- [Task description]: Reproduce word for word the lines between those holding "A study records defect" and "Group B: 15, 5, 15", inclusive, and nothing else from the data below.

- [Input for this task]:

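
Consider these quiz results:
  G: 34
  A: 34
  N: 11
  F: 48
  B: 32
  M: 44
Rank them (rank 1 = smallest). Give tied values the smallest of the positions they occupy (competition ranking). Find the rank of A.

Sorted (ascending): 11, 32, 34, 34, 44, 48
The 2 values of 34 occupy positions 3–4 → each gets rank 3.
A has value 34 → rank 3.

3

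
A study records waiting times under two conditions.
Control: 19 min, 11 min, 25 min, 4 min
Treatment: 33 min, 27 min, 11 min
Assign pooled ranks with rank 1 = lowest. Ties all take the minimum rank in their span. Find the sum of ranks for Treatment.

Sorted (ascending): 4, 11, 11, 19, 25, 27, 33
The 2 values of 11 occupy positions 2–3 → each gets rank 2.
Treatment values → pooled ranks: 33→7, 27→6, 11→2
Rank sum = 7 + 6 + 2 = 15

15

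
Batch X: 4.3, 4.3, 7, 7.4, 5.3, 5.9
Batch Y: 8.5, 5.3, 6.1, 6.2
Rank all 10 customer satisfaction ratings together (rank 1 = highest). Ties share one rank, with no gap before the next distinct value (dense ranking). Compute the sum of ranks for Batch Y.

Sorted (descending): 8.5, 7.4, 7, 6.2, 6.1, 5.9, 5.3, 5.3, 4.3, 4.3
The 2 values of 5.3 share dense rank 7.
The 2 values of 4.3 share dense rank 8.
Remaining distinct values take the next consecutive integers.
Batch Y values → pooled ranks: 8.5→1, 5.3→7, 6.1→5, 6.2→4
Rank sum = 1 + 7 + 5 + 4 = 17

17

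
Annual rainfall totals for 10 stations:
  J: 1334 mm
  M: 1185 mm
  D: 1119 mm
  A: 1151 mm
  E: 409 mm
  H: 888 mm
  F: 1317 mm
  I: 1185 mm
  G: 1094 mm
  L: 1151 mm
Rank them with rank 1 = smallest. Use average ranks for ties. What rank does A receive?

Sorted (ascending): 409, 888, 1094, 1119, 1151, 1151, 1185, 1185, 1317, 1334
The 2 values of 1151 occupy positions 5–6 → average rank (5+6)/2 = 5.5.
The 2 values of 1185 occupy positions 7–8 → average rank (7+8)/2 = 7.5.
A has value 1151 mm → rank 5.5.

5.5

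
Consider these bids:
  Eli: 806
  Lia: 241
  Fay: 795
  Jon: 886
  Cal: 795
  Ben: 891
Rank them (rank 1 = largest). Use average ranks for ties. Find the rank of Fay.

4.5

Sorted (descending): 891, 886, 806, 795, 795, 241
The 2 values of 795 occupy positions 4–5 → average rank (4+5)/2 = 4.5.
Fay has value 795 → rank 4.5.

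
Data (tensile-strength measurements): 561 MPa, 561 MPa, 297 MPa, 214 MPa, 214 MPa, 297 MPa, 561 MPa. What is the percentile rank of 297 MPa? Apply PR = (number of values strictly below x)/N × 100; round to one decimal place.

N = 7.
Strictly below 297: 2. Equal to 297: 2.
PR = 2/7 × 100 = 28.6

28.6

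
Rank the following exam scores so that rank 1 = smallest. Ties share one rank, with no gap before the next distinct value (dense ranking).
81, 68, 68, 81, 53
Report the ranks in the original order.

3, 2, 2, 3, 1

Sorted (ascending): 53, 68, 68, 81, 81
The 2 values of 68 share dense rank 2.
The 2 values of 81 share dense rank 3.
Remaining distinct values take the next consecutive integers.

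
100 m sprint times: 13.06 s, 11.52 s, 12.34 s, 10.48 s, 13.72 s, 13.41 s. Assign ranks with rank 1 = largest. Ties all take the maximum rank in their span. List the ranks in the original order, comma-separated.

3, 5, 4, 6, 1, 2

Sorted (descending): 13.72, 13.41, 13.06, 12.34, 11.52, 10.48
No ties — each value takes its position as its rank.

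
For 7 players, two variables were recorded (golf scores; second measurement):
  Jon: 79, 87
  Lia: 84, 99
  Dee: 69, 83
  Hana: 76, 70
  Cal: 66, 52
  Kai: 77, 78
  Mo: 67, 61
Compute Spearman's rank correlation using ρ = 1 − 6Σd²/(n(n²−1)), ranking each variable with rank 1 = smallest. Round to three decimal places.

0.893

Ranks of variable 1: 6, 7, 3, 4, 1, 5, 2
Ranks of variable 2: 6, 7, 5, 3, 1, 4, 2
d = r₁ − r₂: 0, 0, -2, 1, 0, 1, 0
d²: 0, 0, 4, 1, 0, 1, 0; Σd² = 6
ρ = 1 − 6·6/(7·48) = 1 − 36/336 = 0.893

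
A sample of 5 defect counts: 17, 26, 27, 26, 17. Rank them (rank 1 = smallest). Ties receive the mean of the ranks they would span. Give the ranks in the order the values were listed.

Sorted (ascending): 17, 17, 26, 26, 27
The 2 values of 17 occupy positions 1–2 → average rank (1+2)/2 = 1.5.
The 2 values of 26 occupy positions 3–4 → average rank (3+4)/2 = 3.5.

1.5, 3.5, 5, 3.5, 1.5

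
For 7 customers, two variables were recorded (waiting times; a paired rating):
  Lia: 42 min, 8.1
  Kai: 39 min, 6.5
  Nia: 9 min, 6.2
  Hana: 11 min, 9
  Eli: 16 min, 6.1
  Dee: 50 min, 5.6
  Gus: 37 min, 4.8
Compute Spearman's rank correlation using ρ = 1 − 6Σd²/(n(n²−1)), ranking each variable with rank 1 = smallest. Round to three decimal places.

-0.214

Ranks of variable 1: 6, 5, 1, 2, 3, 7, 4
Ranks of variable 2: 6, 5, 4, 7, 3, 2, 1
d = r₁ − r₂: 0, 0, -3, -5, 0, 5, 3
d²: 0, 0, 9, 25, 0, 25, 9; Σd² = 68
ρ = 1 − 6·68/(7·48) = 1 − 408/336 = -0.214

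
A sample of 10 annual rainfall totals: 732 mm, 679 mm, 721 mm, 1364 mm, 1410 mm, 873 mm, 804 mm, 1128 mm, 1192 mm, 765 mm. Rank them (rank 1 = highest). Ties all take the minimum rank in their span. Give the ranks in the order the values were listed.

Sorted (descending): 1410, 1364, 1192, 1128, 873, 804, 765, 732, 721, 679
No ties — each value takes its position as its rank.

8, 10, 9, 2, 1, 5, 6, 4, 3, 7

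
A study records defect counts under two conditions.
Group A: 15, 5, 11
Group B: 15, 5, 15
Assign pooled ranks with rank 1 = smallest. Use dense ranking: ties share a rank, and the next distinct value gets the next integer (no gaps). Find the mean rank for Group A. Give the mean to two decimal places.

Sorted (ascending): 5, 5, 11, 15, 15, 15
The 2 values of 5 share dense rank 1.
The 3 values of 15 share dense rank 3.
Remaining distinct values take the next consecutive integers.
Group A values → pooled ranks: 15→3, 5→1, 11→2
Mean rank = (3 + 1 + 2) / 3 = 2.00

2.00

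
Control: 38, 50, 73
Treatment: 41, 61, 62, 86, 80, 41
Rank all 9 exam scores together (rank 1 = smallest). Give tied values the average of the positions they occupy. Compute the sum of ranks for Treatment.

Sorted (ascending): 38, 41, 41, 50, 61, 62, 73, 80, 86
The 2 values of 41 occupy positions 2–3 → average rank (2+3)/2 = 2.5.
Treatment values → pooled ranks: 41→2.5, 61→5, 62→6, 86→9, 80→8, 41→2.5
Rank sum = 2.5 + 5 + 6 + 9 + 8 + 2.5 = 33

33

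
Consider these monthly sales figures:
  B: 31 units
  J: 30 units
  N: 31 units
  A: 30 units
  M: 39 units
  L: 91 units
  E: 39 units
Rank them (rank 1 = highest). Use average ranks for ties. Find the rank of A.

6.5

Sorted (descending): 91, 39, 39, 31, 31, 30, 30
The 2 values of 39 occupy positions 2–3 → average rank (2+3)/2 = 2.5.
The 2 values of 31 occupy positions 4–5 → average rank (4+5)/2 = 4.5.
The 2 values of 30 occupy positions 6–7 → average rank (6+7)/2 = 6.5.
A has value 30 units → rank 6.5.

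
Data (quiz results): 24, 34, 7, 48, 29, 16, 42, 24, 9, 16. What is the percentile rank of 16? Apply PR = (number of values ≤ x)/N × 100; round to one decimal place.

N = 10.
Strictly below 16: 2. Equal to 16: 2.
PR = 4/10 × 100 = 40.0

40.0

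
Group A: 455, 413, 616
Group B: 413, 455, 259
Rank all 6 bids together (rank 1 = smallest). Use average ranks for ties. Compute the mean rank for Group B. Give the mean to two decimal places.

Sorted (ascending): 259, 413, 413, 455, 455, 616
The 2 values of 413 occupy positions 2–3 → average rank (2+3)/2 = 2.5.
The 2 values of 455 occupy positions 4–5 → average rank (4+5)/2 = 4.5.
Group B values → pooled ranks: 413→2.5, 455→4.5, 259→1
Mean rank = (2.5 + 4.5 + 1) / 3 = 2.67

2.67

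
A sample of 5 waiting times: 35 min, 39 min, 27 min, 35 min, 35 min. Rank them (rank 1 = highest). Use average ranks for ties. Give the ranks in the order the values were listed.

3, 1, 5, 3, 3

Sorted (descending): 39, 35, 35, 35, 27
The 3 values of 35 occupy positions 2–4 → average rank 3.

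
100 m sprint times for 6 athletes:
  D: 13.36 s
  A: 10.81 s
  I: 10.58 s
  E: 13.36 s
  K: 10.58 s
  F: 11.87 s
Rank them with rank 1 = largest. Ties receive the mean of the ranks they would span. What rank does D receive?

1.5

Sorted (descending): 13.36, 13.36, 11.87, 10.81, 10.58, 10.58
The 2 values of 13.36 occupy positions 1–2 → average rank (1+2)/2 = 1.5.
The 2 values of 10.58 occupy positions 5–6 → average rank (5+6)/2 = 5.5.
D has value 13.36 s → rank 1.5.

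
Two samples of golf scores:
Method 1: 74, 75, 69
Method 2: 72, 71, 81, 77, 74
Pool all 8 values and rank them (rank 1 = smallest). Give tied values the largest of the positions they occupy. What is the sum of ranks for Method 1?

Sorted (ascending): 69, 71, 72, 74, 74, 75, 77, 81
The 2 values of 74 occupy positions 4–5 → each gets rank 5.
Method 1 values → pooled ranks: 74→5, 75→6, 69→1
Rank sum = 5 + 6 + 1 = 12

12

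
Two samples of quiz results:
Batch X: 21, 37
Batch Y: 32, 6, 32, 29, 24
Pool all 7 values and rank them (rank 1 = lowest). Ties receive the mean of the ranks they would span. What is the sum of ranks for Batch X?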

- [Exercise result]:
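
A study records defect counts under two conditions.
Group A: 15, 5, 11
Group B: 15, 5, 15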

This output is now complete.